=== Data to examine ===

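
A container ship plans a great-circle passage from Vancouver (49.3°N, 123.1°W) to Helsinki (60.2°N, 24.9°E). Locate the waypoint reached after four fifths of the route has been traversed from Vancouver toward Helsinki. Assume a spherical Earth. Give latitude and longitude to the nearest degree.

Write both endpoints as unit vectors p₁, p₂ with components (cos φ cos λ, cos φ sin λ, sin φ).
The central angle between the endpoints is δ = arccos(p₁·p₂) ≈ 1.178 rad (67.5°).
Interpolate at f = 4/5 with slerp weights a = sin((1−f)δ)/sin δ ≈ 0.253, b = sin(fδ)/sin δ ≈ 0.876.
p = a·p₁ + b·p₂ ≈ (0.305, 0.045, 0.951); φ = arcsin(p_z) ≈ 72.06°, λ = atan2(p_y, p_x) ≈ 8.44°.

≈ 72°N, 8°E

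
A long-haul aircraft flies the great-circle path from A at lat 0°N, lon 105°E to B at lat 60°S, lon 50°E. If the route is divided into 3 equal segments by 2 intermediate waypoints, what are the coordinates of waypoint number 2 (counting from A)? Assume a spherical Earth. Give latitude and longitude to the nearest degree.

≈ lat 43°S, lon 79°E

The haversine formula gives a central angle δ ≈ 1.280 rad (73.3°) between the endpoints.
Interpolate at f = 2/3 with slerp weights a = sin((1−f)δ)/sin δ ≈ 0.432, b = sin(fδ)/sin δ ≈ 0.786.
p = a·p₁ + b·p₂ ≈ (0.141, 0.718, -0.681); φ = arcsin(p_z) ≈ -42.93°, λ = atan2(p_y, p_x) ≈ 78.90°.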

===

### Your instructions:
This exercise calls for the lines from the one holding "A long-haul aircraft" through the end of the entries, transcribed exactly and with nothing more.

### Answer box:
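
A long-haul aircraft flies the great-circle path from A at lat 0°N, lon 105°E to B at lat 60°S, lon 50°E. If the route is divided into 3 equal segments by 2 intermediate waypoints, what are the coordinates of waypoint number 2 (counting from A)? Assume a spherical Earth. Give latitude and longitude to the nearest degree.

≈ lat 43°S, lon 79°E

The haversine formula gives a central angle δ ≈ 1.280 rad (73.3°) between the endpoints.
Interpolate at f = 2/3 with slerp weights a = sin((1−f)δ)/sin δ ≈ 0.432, b = sin(fδ)/sin δ ≈ 0.786.
p = a·p₁ + b·p₂ ≈ (0.141, 0.718, -0.681); φ = arcsin(p_z) ≈ -42.93°, λ = atan2(p_y, p_x) ≈ 78.90°.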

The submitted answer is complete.